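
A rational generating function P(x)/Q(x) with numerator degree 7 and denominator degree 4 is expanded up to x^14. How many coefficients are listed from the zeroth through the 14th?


Expanding up to x^14 gives the coefficients for x^0, x^1, ..., x^14.
That is 14 + 1 = 15 coefficients in total.

15


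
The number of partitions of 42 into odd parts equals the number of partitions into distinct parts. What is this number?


Computing partitions of 42 into odd parts (1, 3, 5, ...):
Using the generating function prod_{k>=0} 1/(1-x^(2k+1)),
the count is 1426

1426


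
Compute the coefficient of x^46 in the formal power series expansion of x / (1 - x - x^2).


Let f(x) = sum_{k>=0} a_k x^k. Multiplying f(x) * (1 - x - x^2) = x and matching coefficients gives a_0 = 0, a_1 = 1, and a_k = a_{k-1} + a_{k-2} for k >= 2. These are the Fibonacci numbers F_k.
Iterating from F_0 = 0, F_1 = 1:
F_0=0, F_1=1, F_2=1, F_3=2, F_4=3, F_5=5, F_6=8, F_7=13, F_8=21, F_9=34, ...
F_46 = 1836311903.

1836311903


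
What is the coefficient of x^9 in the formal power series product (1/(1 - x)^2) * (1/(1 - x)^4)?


Combine the factors: (1/(1 - x)^2) * (1/(1 - x)^4) = 1/(1 - x)^6.
Then use 1/(1 - x)^r = sum_{k>=0} C(k + r - 1, r - 1) x^k with r = 6 and k = 9:
C(14, 5) = 2002.

2002


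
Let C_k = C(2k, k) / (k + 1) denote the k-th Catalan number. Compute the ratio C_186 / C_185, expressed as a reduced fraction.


Using C_k = (2k)! / (k! (k+1)!), the ratio C_{k+1}/C_k simplifies to
C_{k+1}/C_k = [(2k+2)! / ((k+1)! (k+2)!)] * [k! (k+1)! / (2k)!]
 = (2k+2)(2k+1) / ((k+1)(k+2)) = 2(2k+1) / (k+2).
For k = 185: 2(2*185 + 1) / (185 + 2) = 742/187 = 742/187.

742/187


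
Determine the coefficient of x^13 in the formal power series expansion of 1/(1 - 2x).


The geometric series identity gives 1/(1 - c x) = sum_{k>=0} c^k x^k, so the coefficient of x^k is c^k.
Here c = 2 and k = 13.
Computing: 2^13 = 8192

8192


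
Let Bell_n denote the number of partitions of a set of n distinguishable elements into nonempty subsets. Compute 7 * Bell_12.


Bell_12 can be computed from the Bell triangle or from Dobinski's identity Bell_n = (1/e) * sum_{k>=0} k^n / k!.
Computing Bell_12 = 4213597.
Then 7 * 4213597 = 29495179.

29495179


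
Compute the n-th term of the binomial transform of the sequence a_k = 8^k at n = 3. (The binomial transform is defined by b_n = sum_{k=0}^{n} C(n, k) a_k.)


With a_k = 8^k, b_n = sum_{k=0}^{n} C(n, k) 8^k = (1 + 8)^n by the binomial theorem.
For n = 3: (1 + 8)^3 = 9^3 = 729.

729


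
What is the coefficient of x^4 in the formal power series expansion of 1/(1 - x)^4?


The expansion 1/(1 - x)^r = sum_{k>=0} C(k + r - 1, r - 1) x^k follows from the multiset / negative-binomial theorem (or from repeated differentiation of the geometric series).
For r = 4 and k = 4:
C(7, 3) = 5040 / (6 * 24) = 35.

35


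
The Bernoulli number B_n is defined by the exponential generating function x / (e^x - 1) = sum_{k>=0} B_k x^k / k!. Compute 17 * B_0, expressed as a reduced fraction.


Bernoulli numbers can also be computed recursively via B_0 = 1 and sum_{j=0}^{m} C(m+1, j) B_j = 0 for m >= 1. Odd-index Bernoulli numbers vanish for k >= 3.
Computing B_0 = 1, so 17 * B_0 = 17 * 1 = 17.

17


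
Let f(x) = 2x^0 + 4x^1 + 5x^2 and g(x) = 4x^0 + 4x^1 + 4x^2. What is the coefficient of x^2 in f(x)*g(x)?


Cauchy product at x^2:
2*4 + 4*4 + 5*4
= 44

44


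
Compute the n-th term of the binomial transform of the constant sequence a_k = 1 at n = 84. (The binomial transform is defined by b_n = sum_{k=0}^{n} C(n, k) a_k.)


With a_k = 1 for all k, b_n = sum_{k=0}^{n} C(n, k) = 2^n by the binomial theorem.
For n = 84: 2^84 = 19342813113834066795298816.

19342813113834066795298816


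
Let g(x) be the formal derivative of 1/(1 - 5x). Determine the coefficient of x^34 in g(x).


Differentiate termwise: d/dx sum_{k>=0} 5^k x^k = sum_{k>=1} k 5^k x^(k-1) = sum_{j>=0} (j+1) 5^(j+1) x^j.
Equivalently, d/dx [1/(1 - 5x)] = 5/(1 - 5x)^2.
For j = 34: 35 * 5^35 = 35 * 2910383045673370361328125 = 101863406598567962646484375.

101863406598567962646484375


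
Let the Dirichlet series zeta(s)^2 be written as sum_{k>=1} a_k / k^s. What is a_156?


The Dirichlet convolution of the constant function 1 with itself gives (1 * 1)(k) = sum_{d | k} 1 = d(k), the number of positive divisors of k.
Since zeta(s) = sum_{k>=1} 1/k^s, we have zeta(s)^2 = sum_{k>=1} d(k)/k^s, so a_k = d(k).
For k = 156: the divisors are 1, 2, 3, 4, 6, 12, 13, 26, 39, 52, 78, 156.
Count = 12.

12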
----
> **WORK TO BE COMPLETED**:
Every word in the records must appear in your copy exactly as it does above.

> **WRITTEN REPLY**:
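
A rational generating function P(x)/Q(x) with numerator degree 7 and denominator degree 4 is expanded up to x^14. How many coefficients are listed from the zeroth through the 14th?


Expanding up to x^14 gives the coefficients for x^0, x^1, ..., x^14.
That is 14 + 1 = 15 coefficients in total.

15


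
The number of partitions of 42 into odd parts equals the number of partitions into distinct parts. What is this number?


Computing partitions of 42 into odd parts (1, 3, 5, ...):
Using the generating function prod_{k>=0} 1/(1-x^(2k+1)),
the count is 1426

1426


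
Compute the coefficient of x^46 in the formal power series expansion of x / (1 - x - x^2).


Let f(x) = sum_{k>=0} a_k x^k. Multiplying f(x) * (1 - x - x^2) = x and matching coefficients gives a_0 = 0, a_1 = 1, and a_k = a_{k-1} + a_{k-2} for k >= 2. These are the Fibonacci numbers F_k.
Iterating from F_0 = 0, F_1 = 1:
F_0=0, F_1=1, F_2=1, F_3=2, F_4=3, F_5=5, F_6=8, F_7=13, F_8=21, F_9=34, ...
F_46 = 1836311903.

1836311903


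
What is the coefficient of x^9 in the formal power series product (1/(1 - x)^2) * (1/(1 - x)^4)?


Combine the factors: (1/(1 - x)^2) * (1/(1 - x)^4) = 1/(1 - x)^6.
Then use 1/(1 - x)^r = sum_{k>=0} C(k + r - 1, r - 1) x^k with r = 6 and k = 9:
C(14, 5) = 2002.

2002


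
Let C_k = C(2k, k) / (k + 1) denote the k-th Catalan number. Compute the ratio C_186 / C_185, expressed as a reduced fraction.


Using C_k = (2k)! / (k! (k+1)!), the ratio C_{k+1}/C_k simplifies to
C_{k+1}/C_k = [(2k+2)! / ((k+1)! (k+2)!)] * [k! (k+1)! / (2k)!]
 = (2k+2)(2k+1) / ((k+1)(k+2)) = 2(2k+1) / (k+2).
For k = 185: 2(2*185 + 1) / (185 + 2) = 742/187 = 742/187.

742/187


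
Determine the coefficient of x^13 in the formal power series expansion of 1/(1 - 2x).


The geometric series identity gives 1/(1 - c x) = sum_{k>=0} c^k x^k, so the coefficient of x^k is c^k.
Here c = 2 and k = 13.
Computing: 2^13 = 8192

8192


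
Let Bell_n denote the number of partitions of a set of n distinguishable elements into nonempty subsets. Compute 7 * Bell_12.


Bell_12 can be computed from the Bell triangle or from Dobinski's identity Bell_n = (1/e) * sum_{k>=0} k^n / k!.
Computing Bell_12 = 4213597.
Then 7 * 4213597 = 29495179.

29495179


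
Compute the n-th term of the binomial transform of the sequence a_k = 8^k at n = 3. (The binomial transform is defined by b_n = sum_{k=0}^{n} C(n, k) a_k.)


With a_k = 8^k, b_n = sum_{k=0}^{n} C(n, k) 8^k = (1 + 8)^n by the binomial theorem.
For n = 3: (1 + 8)^3 = 9^3 = 729.

729


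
What is the coefficient of x^4 in the formal power series expansion of 1/(1 - x)^4?


The expansion 1/(1 - x)^r = sum_{k>=0} C(k + r - 1, r - 1) x^k follows from the multiset / negative-binomial theorem (or from repeated differentiation of the geometric series).
For r = 4 and k = 4:
C(7, 3) = 5040 / (6 * 24) = 35.

35


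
The Bernoulli number B_n is defined by the exponential generating function x / (e^x - 1) = sum_{k>=0} B_k x^k / k!. Compute 17 * B_0, expressed as a reduced fraction.


Bernoulli numbers can also be computed recursively via B_0 = 1 and sum_{j=0}^{m} C(m+1, j) B_j = 0 for m >= 1. Odd-index Bernoulli numbers vanish for k >= 3.
Computing B_0 = 1, so 17 * B_0 = 17 * 1 = 17.

17


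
Let f(x) = 2x^0 + 4x^1 + 5x^2 and g(x) = 4x^0 + 4x^1 + 4x^2. What is the coefficient of x^2 in f(x)*g(x)?


Cauchy product at x^2:
2*4 + 4*4 + 5*4
= 44

44


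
Compute the n-th term of the binomial transform of the constant sequence a_k = 1 at n = 84. (The binomial transform is defined by b_n = sum_{k=0}^{n} C(n, k) a_k.)


With a_k = 1 for all k, b_n = sum_{k=0}^{n} C(n, k) = 2^n by the binomial theorem.
For n = 84: 2^84 = 19342813113834066795298816.

19342813113834066795298816


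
Let g(x) be the formal derivative of 1/(1 - 5x). Determine the coefficient of x^34 in g(x).


Differentiate termwise: d/dx sum_{k>=0} 5^k x^k = sum_{k>=1} k 5^k x^(k-1) = sum_{j>=0} (j+1) 5^(j+1) x^j.
Equivalently, d/dx [1/(1 - 5x)] = 5/(1 - 5x)^2.
For j = 34: 35 * 5^35 = 35 * 2910383045673370361328125 = 101863406598567962646484375.

101863406598567962646484375


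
Let the Dirichlet series zeta(s)^2 be written as sum_{k>=1} a_k / k^s. What is a_156?


The Dirichlet convolution of the constant function 1 with itself gives (1 * 1)(k) = sum_{d | k} 1 = d(k), the number of positive divisors of k.
Since zeta(s) = sum_{k>=1} 1/k^s, we have zeta(s)^2 = sum_{k>=1} d(k)/k^s, so a_k = d(k).
For k = 156: the divisors are 1, 2, 3, 4, 6, 12, 13, 26, 39, 52, 78, 156.
Count = 12.

12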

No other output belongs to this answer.